**TASK OBJECTIVE**
What lines below contain the string "underlying"? List them all.

**SUPPLIED RECORDS**
= Beginning of Section =

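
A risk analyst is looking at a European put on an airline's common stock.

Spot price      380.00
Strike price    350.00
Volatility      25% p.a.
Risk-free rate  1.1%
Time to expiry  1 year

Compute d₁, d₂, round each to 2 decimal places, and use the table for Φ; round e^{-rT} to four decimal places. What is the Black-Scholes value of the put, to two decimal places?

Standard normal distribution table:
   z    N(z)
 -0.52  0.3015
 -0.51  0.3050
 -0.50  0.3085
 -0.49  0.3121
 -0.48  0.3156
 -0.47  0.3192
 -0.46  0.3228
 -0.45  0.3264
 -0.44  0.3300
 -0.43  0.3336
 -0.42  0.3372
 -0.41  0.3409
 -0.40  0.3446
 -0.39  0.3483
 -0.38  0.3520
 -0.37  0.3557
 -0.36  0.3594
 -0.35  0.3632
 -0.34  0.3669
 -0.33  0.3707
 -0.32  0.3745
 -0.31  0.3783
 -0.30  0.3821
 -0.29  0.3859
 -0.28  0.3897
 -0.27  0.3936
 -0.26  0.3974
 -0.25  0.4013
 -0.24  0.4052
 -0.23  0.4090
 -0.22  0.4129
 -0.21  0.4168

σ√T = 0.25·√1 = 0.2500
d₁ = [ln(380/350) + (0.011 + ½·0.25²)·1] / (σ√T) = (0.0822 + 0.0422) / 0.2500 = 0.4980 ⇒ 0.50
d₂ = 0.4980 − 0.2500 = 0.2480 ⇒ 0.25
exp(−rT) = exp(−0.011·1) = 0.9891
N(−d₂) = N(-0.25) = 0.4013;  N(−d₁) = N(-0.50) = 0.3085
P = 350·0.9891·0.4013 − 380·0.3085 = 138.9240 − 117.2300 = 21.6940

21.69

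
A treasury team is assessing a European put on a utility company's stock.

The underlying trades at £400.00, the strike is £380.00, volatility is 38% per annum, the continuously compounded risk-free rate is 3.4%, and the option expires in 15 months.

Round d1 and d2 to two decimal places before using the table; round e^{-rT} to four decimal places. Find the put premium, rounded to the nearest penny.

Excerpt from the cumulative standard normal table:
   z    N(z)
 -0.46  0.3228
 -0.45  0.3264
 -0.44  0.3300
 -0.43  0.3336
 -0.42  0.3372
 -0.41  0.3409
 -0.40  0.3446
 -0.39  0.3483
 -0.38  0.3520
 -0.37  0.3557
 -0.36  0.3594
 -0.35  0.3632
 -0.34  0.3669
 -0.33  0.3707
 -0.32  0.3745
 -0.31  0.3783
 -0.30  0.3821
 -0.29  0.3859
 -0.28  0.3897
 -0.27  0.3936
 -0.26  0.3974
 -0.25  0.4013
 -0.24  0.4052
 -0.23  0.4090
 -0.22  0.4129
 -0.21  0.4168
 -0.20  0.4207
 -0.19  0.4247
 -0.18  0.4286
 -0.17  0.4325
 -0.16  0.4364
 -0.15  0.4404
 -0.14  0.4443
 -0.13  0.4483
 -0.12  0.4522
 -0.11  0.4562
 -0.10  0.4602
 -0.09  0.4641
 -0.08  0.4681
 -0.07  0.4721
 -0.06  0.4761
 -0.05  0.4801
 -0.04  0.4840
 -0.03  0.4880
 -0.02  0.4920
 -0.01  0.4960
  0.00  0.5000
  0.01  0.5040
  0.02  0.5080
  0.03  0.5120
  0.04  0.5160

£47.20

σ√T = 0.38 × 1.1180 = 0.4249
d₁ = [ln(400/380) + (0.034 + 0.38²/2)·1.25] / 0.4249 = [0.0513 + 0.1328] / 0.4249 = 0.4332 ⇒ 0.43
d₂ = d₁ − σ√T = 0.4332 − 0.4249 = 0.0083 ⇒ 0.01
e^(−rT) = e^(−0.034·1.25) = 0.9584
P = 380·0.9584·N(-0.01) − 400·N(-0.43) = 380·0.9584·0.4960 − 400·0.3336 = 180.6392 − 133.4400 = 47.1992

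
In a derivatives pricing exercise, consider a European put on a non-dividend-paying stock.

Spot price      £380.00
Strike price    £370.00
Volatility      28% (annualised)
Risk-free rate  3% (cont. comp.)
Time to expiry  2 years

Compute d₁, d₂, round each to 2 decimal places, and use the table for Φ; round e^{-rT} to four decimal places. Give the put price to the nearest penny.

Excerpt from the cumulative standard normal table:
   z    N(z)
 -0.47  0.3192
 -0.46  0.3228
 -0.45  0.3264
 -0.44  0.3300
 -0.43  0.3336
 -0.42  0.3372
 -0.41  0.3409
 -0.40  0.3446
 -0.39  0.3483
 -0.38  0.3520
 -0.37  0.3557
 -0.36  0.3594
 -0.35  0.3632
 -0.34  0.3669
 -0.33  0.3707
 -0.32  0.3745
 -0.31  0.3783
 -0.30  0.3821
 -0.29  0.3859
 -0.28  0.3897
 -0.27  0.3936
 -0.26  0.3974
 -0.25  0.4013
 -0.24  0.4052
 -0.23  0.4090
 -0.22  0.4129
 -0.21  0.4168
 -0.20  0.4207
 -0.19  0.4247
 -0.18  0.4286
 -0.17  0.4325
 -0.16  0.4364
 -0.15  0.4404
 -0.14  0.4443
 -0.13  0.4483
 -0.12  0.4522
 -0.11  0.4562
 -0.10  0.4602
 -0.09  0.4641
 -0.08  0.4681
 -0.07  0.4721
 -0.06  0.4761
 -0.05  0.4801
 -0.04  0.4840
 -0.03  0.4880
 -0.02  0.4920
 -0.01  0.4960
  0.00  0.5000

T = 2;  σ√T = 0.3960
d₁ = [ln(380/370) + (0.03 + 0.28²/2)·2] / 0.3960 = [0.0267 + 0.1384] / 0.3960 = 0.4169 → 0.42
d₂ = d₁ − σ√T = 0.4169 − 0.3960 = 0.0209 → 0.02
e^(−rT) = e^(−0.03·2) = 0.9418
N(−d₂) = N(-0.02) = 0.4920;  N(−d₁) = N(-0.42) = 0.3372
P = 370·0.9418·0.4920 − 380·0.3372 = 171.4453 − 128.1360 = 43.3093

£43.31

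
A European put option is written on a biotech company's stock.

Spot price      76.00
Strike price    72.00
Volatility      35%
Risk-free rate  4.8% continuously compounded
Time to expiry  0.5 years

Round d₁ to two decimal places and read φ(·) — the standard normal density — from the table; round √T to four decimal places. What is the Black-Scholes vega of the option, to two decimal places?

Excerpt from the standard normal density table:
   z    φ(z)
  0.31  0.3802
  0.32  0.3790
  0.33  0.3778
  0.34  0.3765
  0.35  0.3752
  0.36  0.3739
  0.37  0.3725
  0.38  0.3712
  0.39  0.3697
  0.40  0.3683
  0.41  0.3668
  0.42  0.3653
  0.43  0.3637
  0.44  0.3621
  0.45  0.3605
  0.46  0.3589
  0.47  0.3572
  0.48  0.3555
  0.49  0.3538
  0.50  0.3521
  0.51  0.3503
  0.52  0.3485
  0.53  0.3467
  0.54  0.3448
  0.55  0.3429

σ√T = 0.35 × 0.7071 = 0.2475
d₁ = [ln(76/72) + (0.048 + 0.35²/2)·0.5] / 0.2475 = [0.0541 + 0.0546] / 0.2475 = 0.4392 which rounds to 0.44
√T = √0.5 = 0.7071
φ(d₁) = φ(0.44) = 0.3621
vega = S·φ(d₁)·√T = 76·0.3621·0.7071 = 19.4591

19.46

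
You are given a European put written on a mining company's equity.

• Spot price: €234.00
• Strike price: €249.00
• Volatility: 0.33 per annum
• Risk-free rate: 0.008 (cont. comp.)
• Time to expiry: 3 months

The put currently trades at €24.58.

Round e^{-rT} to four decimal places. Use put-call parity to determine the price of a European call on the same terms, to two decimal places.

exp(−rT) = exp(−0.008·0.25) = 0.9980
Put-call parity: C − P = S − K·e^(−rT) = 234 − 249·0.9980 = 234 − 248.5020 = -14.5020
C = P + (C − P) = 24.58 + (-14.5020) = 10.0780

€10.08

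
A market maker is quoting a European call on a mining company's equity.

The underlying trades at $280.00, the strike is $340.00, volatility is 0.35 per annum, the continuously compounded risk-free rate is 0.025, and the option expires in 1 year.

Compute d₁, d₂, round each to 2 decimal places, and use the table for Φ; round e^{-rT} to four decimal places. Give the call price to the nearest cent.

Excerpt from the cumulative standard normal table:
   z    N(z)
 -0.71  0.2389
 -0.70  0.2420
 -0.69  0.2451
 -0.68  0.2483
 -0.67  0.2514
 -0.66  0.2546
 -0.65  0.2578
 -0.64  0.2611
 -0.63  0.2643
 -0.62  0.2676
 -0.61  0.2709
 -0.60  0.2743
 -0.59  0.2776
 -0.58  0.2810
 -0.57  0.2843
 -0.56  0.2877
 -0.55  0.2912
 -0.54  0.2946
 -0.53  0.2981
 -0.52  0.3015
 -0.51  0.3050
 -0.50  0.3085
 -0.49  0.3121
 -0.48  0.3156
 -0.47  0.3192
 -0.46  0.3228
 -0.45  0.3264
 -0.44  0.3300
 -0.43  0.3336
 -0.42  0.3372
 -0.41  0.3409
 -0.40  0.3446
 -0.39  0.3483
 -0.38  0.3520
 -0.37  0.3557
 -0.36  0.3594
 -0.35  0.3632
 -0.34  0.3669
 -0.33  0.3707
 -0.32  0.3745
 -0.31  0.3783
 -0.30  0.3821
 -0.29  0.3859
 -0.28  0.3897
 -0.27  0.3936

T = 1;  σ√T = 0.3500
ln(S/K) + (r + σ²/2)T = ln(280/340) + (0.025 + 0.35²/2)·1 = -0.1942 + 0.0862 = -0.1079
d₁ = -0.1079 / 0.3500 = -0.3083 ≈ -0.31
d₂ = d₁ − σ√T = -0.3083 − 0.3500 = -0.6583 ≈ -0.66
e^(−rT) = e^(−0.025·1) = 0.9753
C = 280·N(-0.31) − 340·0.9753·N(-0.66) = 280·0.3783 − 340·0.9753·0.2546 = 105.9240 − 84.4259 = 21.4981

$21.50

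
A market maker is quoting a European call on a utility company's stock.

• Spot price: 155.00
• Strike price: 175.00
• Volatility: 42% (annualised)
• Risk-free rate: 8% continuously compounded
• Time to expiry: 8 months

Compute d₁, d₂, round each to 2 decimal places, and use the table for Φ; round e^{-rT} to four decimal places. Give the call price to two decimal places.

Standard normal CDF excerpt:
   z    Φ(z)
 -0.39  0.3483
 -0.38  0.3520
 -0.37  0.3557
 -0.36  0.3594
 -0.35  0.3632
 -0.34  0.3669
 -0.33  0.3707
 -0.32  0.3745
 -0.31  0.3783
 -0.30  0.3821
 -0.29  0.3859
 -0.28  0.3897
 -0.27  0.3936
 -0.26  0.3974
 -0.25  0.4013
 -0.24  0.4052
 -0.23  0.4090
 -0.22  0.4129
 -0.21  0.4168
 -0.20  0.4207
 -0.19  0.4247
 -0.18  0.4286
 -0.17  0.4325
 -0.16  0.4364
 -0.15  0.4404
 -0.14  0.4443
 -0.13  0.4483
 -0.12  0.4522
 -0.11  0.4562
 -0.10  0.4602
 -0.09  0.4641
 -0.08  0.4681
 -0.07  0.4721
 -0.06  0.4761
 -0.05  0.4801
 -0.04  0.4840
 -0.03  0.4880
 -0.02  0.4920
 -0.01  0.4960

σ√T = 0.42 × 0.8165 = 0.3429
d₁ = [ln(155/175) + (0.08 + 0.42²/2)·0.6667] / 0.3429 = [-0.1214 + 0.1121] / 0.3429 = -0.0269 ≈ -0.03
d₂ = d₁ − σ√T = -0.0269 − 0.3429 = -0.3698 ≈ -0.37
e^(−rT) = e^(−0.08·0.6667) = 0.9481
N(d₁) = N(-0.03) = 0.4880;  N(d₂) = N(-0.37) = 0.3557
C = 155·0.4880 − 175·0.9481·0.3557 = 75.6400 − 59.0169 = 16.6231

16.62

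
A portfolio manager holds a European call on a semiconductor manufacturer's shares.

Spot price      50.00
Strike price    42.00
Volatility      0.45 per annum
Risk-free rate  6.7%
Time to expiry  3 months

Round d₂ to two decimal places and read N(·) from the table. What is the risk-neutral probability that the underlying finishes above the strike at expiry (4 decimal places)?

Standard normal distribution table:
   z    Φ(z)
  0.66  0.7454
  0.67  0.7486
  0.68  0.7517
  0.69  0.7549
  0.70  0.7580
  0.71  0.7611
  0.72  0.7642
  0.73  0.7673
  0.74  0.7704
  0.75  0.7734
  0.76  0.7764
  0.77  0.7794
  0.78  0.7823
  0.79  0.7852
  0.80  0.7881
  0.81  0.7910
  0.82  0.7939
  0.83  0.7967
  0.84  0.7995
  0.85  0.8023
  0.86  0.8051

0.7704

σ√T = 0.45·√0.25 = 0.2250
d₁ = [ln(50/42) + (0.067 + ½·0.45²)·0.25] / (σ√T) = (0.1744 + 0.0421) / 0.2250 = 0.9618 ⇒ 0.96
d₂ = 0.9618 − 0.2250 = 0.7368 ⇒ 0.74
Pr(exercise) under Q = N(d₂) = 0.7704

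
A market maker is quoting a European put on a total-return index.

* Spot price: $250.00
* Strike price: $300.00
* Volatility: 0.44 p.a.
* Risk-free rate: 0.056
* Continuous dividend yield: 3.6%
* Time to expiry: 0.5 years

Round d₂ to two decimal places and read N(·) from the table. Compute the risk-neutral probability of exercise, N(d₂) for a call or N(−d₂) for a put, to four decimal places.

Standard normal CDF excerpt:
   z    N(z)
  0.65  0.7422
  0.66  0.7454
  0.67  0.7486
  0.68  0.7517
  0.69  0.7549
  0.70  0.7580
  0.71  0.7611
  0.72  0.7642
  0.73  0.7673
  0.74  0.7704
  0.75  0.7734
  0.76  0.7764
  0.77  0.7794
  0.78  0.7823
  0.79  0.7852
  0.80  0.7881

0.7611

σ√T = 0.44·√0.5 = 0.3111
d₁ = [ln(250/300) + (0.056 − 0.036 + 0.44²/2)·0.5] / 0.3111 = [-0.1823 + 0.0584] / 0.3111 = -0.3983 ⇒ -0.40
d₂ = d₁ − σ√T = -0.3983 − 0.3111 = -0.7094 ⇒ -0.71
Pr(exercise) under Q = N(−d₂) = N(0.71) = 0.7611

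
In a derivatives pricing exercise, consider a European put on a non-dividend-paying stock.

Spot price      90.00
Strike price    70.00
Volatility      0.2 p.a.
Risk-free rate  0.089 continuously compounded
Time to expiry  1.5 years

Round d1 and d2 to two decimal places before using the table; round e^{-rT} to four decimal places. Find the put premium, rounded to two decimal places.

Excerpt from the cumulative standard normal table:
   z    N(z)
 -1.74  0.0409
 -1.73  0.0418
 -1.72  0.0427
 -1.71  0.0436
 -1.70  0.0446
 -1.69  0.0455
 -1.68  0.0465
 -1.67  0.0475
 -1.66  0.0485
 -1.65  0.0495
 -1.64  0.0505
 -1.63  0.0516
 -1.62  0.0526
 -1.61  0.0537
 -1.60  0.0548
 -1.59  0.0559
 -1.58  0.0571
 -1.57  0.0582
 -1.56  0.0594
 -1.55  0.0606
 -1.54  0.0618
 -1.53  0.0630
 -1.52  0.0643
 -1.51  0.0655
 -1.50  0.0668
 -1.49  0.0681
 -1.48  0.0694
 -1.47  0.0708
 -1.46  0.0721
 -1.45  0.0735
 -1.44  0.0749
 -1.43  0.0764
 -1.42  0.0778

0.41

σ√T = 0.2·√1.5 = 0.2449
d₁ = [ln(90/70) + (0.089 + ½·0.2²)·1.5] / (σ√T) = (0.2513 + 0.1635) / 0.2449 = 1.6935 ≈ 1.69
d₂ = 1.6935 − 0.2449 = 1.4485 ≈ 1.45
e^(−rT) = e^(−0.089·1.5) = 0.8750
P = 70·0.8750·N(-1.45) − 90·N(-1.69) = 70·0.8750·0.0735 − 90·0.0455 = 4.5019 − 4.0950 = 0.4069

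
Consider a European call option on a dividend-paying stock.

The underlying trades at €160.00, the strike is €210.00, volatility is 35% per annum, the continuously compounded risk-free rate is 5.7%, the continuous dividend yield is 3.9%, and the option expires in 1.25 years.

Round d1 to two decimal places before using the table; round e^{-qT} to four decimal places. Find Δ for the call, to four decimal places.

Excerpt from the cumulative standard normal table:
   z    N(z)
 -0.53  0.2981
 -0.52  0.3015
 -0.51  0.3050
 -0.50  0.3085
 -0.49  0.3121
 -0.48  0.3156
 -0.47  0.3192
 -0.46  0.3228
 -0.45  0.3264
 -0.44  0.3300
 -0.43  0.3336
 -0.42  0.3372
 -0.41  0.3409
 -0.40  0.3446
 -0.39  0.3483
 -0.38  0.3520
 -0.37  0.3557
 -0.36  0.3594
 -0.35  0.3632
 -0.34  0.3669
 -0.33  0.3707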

= End of Section =

**TASK ANSWER**
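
The underlying trades at £400.00, the strike is £380.00, volatility is 38% per annum, the continuously compounded risk-free rate is 3.4%, and the option expires in 15 months.
The underlying trades at $280.00, the strike is $340.00, volatility is 0.35 per annum, the continuously compounded risk-free rate is 0.025, and the option expires in 1 year.
Round d₂ to two decimal places and read N(·) from the table. What is the risk-neutral probability that the underlying finishes above the strike at expiry (4 decimal places)?
The underlying trades at €160.00, the strike is €210.00, volatility is 35% per annum, the continuously compounded risk-free rate is 5.7%, the continuous dividend yield is 3.9%, and the option expires in 1.25 years.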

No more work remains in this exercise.